■ **Your goal**
Write out the data once more, exactly as it reads.
• • •
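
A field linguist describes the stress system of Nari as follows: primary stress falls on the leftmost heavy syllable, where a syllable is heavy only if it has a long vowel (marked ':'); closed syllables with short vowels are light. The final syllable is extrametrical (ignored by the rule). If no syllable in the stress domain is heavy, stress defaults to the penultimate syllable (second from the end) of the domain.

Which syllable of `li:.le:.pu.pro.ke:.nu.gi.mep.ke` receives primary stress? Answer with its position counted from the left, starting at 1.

The final syllable (9, ke) is extrametrical; the stress domain is syllables 1–8.
Weights: 1 li: H, 2 le: H, 3 pu L, 4 pro L, 5 ke: H, 6 nu L, 7 gi L, 8 mep L.
Heavy syllables in the domain: 1, 2, 5. The leftmost is syllable 1 (li:).
Primary stress: syllable 1 → ˈli:.le:.pu.pro.ke:.nu.gi.mep.ke.

1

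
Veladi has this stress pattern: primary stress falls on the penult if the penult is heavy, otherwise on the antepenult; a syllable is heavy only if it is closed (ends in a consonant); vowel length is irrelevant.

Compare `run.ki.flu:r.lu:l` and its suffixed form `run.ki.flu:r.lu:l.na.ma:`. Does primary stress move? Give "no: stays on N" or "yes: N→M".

Base `run.ki.flu:r.lu:l` (4 syllables):
  Weights: 2 ki L, 3 flu:r H, 4 lu:l H.
  The penult (syllable 3, flu:r) is heavy, so it takes stress.
  → primary stress on syllable 3.
Suffixed `run.ki.flu:r.lu:l.na.ma:` (6 syllables):
  Weights: 4 lu:l H, 5 na L, 6 ma: L.
  The penult (syllable 5, na) is light, so stress falls on the antepenult (syllable 4, lu:l).
  → primary stress on syllable 4.

yes: 3→4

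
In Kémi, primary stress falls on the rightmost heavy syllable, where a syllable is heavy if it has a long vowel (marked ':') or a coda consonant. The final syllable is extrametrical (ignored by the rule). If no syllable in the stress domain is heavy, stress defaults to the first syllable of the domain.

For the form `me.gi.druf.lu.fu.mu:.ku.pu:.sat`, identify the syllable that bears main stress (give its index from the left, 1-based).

The final syllable (9, sat) is extrametrical; the stress domain is syllables 1–8.
Weights: 1 me L, 2 gi L, 3 druf H, 4 lu L, 5 fu L, 6 mu: H, 7 ku L, 8 pu: H.
Heavy syllables in the domain: 3, 6, 8. The rightmost is syllable 8 (pu:).
Primary stress: syllable 8 → me.gi.druf.lu.fu.mu:.ku.ˈpu:.sat.

8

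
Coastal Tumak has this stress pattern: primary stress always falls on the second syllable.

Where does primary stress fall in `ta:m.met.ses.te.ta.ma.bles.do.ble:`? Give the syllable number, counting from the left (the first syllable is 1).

2

The word has 9 syllables; the second syllable is syllable 2 (met).
Primary stress: syllable 2 → ta:m.ˈmet.ses.te.ta.ma.bles.do.ble:.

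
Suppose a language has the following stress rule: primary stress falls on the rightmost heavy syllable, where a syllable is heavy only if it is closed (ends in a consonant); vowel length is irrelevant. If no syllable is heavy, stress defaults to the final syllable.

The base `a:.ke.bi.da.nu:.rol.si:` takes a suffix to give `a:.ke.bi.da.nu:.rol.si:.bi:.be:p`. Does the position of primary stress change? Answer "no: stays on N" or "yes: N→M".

Base `a:.ke.bi.da.nu:.rol.si:` (7 syllables):
  Weights: 1 a: L, 2 ke L, 3 bi L, 4 da L, 5 nu: L, 6 rol H, 7 si: L.
  Heavy syllables in the domain: 6. The rightmost is syllable 6 (rol).
  → primary stress on syllable 6.
Suffixed `a:.ke.bi.da.nu:.rol.si:.bi:.be:p` (9 syllables):
  Weights: 1 a: L, 2 ke L, 3 bi L, 4 da L, 5 nu: L, 6 rol H, 7 si: L, 8 bi: L, 9 be:p H.
  Heavy syllables in the domain: 6, 9. The rightmost is syllable 9 (be:p).
  → primary stress on syllable 9.

yes: 6→9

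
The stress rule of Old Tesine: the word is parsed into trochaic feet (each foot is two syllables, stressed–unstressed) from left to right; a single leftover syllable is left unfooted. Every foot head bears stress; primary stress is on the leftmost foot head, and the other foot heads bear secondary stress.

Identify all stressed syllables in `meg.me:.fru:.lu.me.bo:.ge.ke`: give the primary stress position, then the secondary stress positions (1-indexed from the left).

Parse left to right into trochaic (ˈσσ) feet: (ˈmeg.me:) (ˈfru:.lu) (ˈme.bo:) (ˈge.ke).
Foot heads (stressed positions): 1, 3, 5, 7.
End Rule Leftmost: primary stress on the leftmost head = syllable 1.
Secondary stress on 3, 5, 7: ˈmeg.me:.ˌfru:.lu.ˌme.bo:.ˌge.ke.

primary 1, secondary 3, 5, 7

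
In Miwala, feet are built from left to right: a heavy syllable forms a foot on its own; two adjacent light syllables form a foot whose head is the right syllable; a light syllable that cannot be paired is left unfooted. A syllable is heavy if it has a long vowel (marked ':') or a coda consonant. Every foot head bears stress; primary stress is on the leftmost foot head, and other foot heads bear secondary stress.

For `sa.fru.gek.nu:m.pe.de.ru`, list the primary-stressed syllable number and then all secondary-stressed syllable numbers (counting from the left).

primary 2, secondary 3, 4, 6

Weights: 1 sa L, 2 fru L, 3 gek H, 4 nu:m H, 5 pe L, 6 de L, 7 ru L.
Parse left to right (heavy = foot alone; LL = one foot; stranded L unfooted): (sa.ˈfru) (ˈgek) (ˈnu:m) (pe.ˈde) ru.
Foot heads: 2, 3, 4, 6.
Primary stress on the leftmost head = syllable 2.
Secondary stress on 3, 4, 6: sa.ˈfru.ˌgek.ˌnu:m.pe.ˌde.ru.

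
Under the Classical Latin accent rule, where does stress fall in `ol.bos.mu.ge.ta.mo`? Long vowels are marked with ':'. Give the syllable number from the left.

Classical Latin: stress the penult if heavy (long vowel or closed), else the antepenult.
Weights: 4 ge L, 5 ta L, 6 mo L.
The penult (syllable 5, ta) is light, so stress falls on the antepenult (syllable 4, ge).
Stress on syllable 4: ol.bos.mu.ˈge.ta.mo.

4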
• • •
■ **Task output**
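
A field linguist describes the stress system of Nari as follows: primary stress falls on the leftmost heavy syllable, where a syllable is heavy only if it has a long vowel (marked ':'); closed syllables with short vowels are light. The final syllable is extrametrical (ignored by the rule). If no syllable in the stress domain is heavy, stress defaults to the penultimate syllable (second from the end) of the domain.

Which syllable of `li:.le:.pu.pro.ke:.nu.gi.mep.ke` receives primary stress? Answer with its position counted from the left, starting at 1.

The final syllable (9, ke) is extrametrical; the stress domain is syllables 1–8.
Weights: 1 li: H, 2 le: H, 3 pu L, 4 pro L, 5 ke: H, 6 nu L, 7 gi L, 8 mep L.
Heavy syllables in the domain: 1, 2, 5. The leftmost is syllable 1 (li:).
Primary stress: syllable 1 → ˈli:.le:.pu.pro.ke:.nu.gi.mep.ke.

1

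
Veladi has this stress pattern: primary stress falls on the penult if the penult is heavy, otherwise on the antepenult; a syllable is heavy only if it is closed (ends in a consonant); vowel length is irrelevant.

Compare `run.ki.flu:r.lu:l` and its suffixed form `run.ki.flu:r.lu:l.na.ma:`. Does primary stress move? Give "no: stays on N" or "yes: N→M".

Base `run.ki.flu:r.lu:l` (4 syllables):
  Weights: 2 ki L, 3 flu:r H, 4 lu:l H.
  The penult (syllable 3, flu:r) is heavy, so it takes stress.
  → primary stress on syllable 3.
Suffixed `run.ki.flu:r.lu:l.na.ma:` (6 syllables):
  Weights: 4 lu:l H, 5 na L, 6 ma: L.
  The penult (syllable 5, na) is light, so stress falls on the antepenult (syllable 4, lu:l).
  → primary stress on syllable 4.

yes: 3→4

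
In Kémi, primary stress falls on the rightmost heavy syllable, where a syllable is heavy if it has a long vowel (marked ':') or a coda consonant. The final syllable is extrametrical (ignored by the rule). If no syllable in the stress domain is heavy, stress defaults to the first syllable of the domain.

For the form `me.gi.druf.lu.fu.mu:.ku.pu:.sat`, identify the syllable that bears main stress (give its index from the left, 1-based).

The final syllable (9, sat) is extrametrical; the stress domain is syllables 1–8.
Weights: 1 me L, 2 gi L, 3 druf H, 4 lu L, 5 fu L, 6 mu: H, 7 ku L, 8 pu: H.
Heavy syllables in the domain: 3, 6, 8. The rightmost is syllable 8 (pu:).
Primary stress: syllable 8 → me.gi.druf.lu.fu.mu:.ku.ˈpu:.sat.

8

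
Coastal Tumak has this stress pattern: primary stress always falls on the second syllable.

Where does primary stress fall in `ta:m.met.ses.te.ta.ma.bles.do.ble:`? Give the syllable number, counting from the left (the first syllable is 1).

2

The word has 9 syllables; the second syllable is syllable 2 (met).
Primary stress: syllable 2 → ta:m.ˈmet.ses.te.ta.ma.bles.do.ble:.

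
Suppose a language has the following stress rule: primary stress falls on the rightmost heavy syllable, where a syllable is heavy only if it is closed (ends in a consonant); vowel length is irrelevant. If no syllable is heavy, stress defaults to the final syllable.

The base `a:.ke.bi.da.nu:.rol.si:` takes a suffix to give `a:.ke.bi.da.nu:.rol.si:.bi:.be:p`. Does the position of primary stress change? Answer "no: stays on N" or "yes: N→M".

Base `a:.ke.bi.da.nu:.rol.si:` (7 syllables):
  Weights: 1 a: L, 2 ke L, 3 bi L, 4 da L, 5 nu: L, 6 rol H, 7 si: L.
  Heavy syllables in the domain: 6. The rightmost is syllable 6 (rol).
  → primary stress on syllable 6.
Suffixed `a:.ke.bi.da.nu:.rol.si:.bi:.be:p` (9 syllables):
  Weights: 1 a: L, 2 ke L, 3 bi L, 4 da L, 5 nu: L, 6 rol H, 7 si: L, 8 bi: L, 9 be:p H.
  Heavy syllables in the domain: 6, 9. The rightmost is syllable 9 (be:p).
  → primary stress on syllable 9.

yes: 6→9

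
The stress rule of Old Tesine: the word is parsed into trochaic feet (each foot is two syllables, stressed–unstressed) from left to right; a single leftover syllable is left unfooted. Every foot head bears stress; primary stress is on the leftmost foot head, and the other foot heads bear secondary stress.

Identify all stressed syllables in `meg.me:.fru:.lu.me.bo:.ge.ke`: give the primary stress position, then the secondary stress positions (1-indexed from the left).

Parse left to right into trochaic (ˈσσ) feet: (ˈmeg.me:) (ˈfru:.lu) (ˈme.bo:) (ˈge.ke).
Foot heads (stressed positions): 1, 3, 5, 7.
End Rule Leftmost: primary stress on the leftmost head = syllable 1.
Secondary stress on 3, 5, 7: ˈmeg.me:.ˌfru:.lu.ˌme.bo:.ˌge.ke.

primary 1, secondary 3, 5, 7

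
In Miwala, feet are built from left to right: a heavy syllable forms a foot on its own; two adjacent light syllables form a foot whose head is the right syllable; a light syllable that cannot be paired is left unfooted. A syllable is heavy if it has a long vowel (marked ':') or a coda consonant. Every foot head bears stress; primary stress is on the leftmost foot head, and other foot heads bear secondary stress.

For `sa.fru.gek.nu:m.pe.de.ru`, list the primary-stressed syllable number and then all secondary-stressed syllable numbers (counting from the left).

primary 2, secondary 3, 4, 6

Weights: 1 sa L, 2 fru L, 3 gek H, 4 nu:m H, 5 pe L, 6 de L, 7 ru L.
Parse left to right (heavy = foot alone; LL = one foot; stranded L unfooted): (sa.ˈfru) (ˈgek) (ˈnu:m) (pe.ˈde) ru.
Foot heads: 2, 3, 4, 6.
Primary stress on the leftmost head = syllable 2.
Secondary stress on 3, 4, 6: sa.ˈfru.ˌgek.ˌnu:m.pe.ˌde.ru.

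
Under the Classical Latin accent rule, where does stress fall in `ol.bos.mu.ge.ta.mo`? Long vowels are marked with ':'. Give the syllable number from the left.

Classical Latin: stress the penult if heavy (long vowel or closed), else the antepenult.
Weights: 4 ge L, 5 ta L, 6 mo L.
The penult (syllable 5, ta) is light, so stress falls on the antepenult (syllable 4, ge).
Stress on syllable 4: ol.bos.mu.ˈge.ta.mo.

4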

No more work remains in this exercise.